§ **Problem description**
Exactly reproduce each record listed below.
========
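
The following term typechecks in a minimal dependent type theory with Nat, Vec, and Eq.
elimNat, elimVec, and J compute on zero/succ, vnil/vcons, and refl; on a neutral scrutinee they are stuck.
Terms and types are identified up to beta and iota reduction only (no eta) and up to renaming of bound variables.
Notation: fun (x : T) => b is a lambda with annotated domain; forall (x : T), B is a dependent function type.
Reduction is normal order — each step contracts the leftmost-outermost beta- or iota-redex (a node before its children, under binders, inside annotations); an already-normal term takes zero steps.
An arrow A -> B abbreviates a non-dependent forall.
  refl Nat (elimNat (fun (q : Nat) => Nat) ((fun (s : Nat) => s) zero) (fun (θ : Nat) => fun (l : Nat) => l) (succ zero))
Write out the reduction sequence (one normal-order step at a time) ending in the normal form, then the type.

normal-order reduction:
  refl Nat (elimNat (fun (q : Nat) => Nat) ((fun (s : Nat) => s) zero) (fun (θ : Nat) => fun (l : Nat) => l) (succ zero))
  ~> refl Nat ((fun (q : Nat) => fun (s : Nat) => s) zero (elimNat (fun (θ : Nat) => Nat) ((fun (l : Nat) => l) zero) (fun (r : Nat) => fun (o : Nat) => o) zero))
  ~> refl Nat ((fun (q : Nat) => q) (elimNat (fun (s : Nat) => Nat) ((fun (θ : Nat) => θ) zero) (fun (l : Nat) => fun (r : Nat) => r) zero))
  ~> refl Nat (elimNat (fun (q : Nat) => Nat) ((fun (s : Nat) => s) zero) (fun (θ : Nat) => fun (l : Nat) => l) zero)
  ~> refl Nat ((fun (q : Nat) => q) zero)
  ~> refl Nat zero
type:
  Eq Nat zero zero


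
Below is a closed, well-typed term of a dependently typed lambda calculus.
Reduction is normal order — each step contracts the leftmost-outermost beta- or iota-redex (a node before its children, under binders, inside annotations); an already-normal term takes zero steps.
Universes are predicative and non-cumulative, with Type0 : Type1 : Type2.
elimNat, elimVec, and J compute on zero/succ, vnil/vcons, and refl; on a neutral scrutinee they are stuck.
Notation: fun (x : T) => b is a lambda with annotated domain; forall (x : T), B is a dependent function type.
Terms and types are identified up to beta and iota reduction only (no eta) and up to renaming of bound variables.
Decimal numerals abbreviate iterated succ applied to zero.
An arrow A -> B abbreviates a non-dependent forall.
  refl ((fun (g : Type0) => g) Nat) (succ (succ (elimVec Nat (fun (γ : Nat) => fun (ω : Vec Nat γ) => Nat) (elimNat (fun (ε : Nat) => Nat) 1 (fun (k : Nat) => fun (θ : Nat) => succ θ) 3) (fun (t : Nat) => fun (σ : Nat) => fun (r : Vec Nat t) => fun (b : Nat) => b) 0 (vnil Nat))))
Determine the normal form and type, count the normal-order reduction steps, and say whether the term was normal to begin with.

normal form:
  refl Nat 6
inferred type:
  Eq Nat 6 6
normal-order step count: 12
already normal: no
first contracted redex: a beta-redex


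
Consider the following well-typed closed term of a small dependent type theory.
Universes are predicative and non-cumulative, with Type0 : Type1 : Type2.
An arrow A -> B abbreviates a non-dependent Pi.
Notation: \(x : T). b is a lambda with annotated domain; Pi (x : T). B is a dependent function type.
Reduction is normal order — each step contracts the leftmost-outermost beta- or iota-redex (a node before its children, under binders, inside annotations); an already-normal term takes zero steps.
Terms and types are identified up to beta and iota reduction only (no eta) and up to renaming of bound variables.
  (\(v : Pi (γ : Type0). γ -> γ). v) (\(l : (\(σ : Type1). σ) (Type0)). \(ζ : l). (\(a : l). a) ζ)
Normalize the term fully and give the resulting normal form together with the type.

reduced normal form:
  \(v : Type0). \(γ : v). γ
type:
  Pi (v : Type0). v -> v


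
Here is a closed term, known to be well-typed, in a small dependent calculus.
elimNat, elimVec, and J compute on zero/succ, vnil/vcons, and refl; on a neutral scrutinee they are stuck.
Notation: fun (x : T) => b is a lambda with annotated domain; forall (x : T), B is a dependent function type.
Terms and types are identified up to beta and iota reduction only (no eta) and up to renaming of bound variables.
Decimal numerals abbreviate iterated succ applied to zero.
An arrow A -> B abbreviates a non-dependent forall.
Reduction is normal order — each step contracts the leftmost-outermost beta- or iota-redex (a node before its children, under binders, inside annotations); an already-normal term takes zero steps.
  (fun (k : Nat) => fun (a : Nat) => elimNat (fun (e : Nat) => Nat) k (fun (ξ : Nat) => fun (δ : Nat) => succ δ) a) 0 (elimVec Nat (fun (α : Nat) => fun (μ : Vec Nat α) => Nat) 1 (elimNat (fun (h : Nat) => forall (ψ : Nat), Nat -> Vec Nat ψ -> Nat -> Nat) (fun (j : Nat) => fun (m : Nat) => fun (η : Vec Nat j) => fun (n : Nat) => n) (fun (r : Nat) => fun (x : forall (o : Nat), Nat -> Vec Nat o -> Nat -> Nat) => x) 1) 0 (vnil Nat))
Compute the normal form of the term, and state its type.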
========
§ **Solved exercise**
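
The following term typechecks in a minimal dependent type theory with Nat, Vec, and Eq.
elimNat, elimVec, and J compute on zero/succ, vnil/vcons, and refl; on a neutral scrutinee they are stuck.
Terms and types are identified up to beta and iota reduction only (no eta) and up to renaming of bound variables.
Notation: fun (x : T) => b is a lambda with annotated domain; forall (x : T), B is a dependent function type.
Reduction is normal order — each step contracts the leftmost-outermost beta- or iota-redex (a node before its children, under binders, inside annotations); an already-normal term takes zero steps.
An arrow A -> B abbreviates a non-dependent forall.
  refl Nat (elimNat (fun (q : Nat) => Nat) ((fun (s : Nat) => s) zero) (fun (θ : Nat) => fun (l : Nat) => l) (succ zero))
Write out the reduction sequence (one normal-order step at a time) ending in the normal form, then the type.

normal-order reduction:
  refl Nat (elimNat (fun (q : Nat) => Nat) ((fun (s : Nat) => s) zero) (fun (θ : Nat) => fun (l : Nat) => l) (succ zero))
  ~> refl Nat ((fun (q : Nat) => fun (s : Nat) => s) zero (elimNat (fun (θ : Nat) => Nat) ((fun (l : Nat) => l) zero) (fun (r : Nat) => fun (o : Nat) => o) zero))
  ~> refl Nat ((fun (q : Nat) => q) (elimNat (fun (s : Nat) => Nat) ((fun (θ : Nat) => θ) zero) (fun (l : Nat) => fun (r : Nat) => r) zero))
  ~> refl Nat (elimNat (fun (q : Nat) => Nat) ((fun (s : Nat) => s) zero) (fun (θ : Nat) => fun (l : Nat) => l) zero)
  ~> refl Nat ((fun (q : Nat) => q) zero)
  ~> refl Nat zero
type:
  Eq Nat zero zero


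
Below is a closed, well-typed term of a dependently typed lambda calculus.
Reduction is normal order — each step contracts the leftmost-outermost beta- or iota-redex (a node before its children, under binders, inside annotations); an already-normal term takes zero steps.
Universes are predicative and non-cumulative, with Type0 : Type1 : Type2.
elimNat, elimVec, and J compute on zero/succ, vnil/vcons, and refl; on a neutral scrutinee they are stuck.
Notation: fun (x : T) => b is a lambda with annotated domain; forall (x : T), B is a dependent function type.
Terms and types are identified up to beta and iota reduction only (no eta) and up to renaming of bound variables.
Decimal numerals abbreviate iterated succ applied to zero.
An arrow A -> B abbreviates a non-dependent forall.
  refl ((fun (g : Type0) => g) Nat) (succ (succ (elimVec Nat (fun (γ : Nat) => fun (ω : Vec Nat γ) => Nat) (elimNat (fun (ε : Nat) => Nat) 1 (fun (k : Nat) => fun (θ : Nat) => succ θ) 3) (fun (t : Nat) => fun (σ : Nat) => fun (r : Vec Nat t) => fun (b : Nat) => b) 0 (vnil Nat))))
Determine the normal form and type, count the normal-order reduction steps, and say whether the term was normal to begin with.

normal form:
  refl Nat 6
inferred type:
  Eq Nat 6 6
normal-order step count: 12
already normal: no
first contracted redex: a beta-redex


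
Consider the following well-typed closed term of a small dependent type theory.
Universes are predicative and non-cumulative, with Type0 : Type1 : Type2.
An arrow A -> B abbreviates a non-dependent Pi.
Notation: \(x : T). b is a lambda with annotated domain; Pi (x : T). B is a dependent function type.
Reduction is normal order — each step contracts the leftmost-outermost beta- or iota-redex (a node before its children, under binders, inside annotations); an already-normal term takes zero steps.
Terms and types are identified up to beta and iota reduction only (no eta) and up to renaming of bound variables.
  (\(v : Pi (γ : Type0). γ -> γ). v) (\(l : (\(σ : Type1). σ) (Type0)). \(ζ : l). (\(a : l). a) ζ)
Normalize the term fully and give the resulting normal form together with the type.

reduced normal form:
  \(v : Type0). \(γ : v). γ
type:
  Pi (v : Type0). v -> v


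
Here is a closed term, known to be well-typed, in a small dependent calculus.
elimNat, elimVec, and J compute on zero/succ, vnil/vcons, and refl; on a neutral scrutinee they are stuck.
Notation: fun (x : T) => b is a lambda with annotated domain; forall (x : T), B is a dependent function type.
Terms and types are identified up to beta and iota reduction only (no eta) and up to renaming of bound variables.
Decimal numerals abbreviate iterated succ applied to zero.
An arrow A -> B abbreviates a non-dependent forall.
Reduction is normal order — each step contracts the leftmost-outermost beta- or iota-redex (a node before its children, under binders, inside annotations); an already-normal term takes zero steps.
  (fun (k : Nat) => fun (a : Nat) => elimNat (fun (e : Nat) => Nat) k (fun (ξ : Nat) => fun (δ : Nat) => succ δ) a) 0 (elimVec Nat (fun (α : Nat) => fun (μ : Vec Nat α) => Nat) 1 (elimNat (fun (h : Nat) => forall (ψ : Nat), Nat -> Vec Nat ψ -> Nat -> Nat) (fun (j : Nat) => fun (m : Nat) => fun (η : Vec Nat j) => fun (n : Nat) => n) (fun (r : Nat) => fun (x : forall (o : Nat), Nat -> Vec Nat o -> Nat -> Nat) => x) 1) 0 (vnil Nat))
Compute the normal form of the term, and state its type.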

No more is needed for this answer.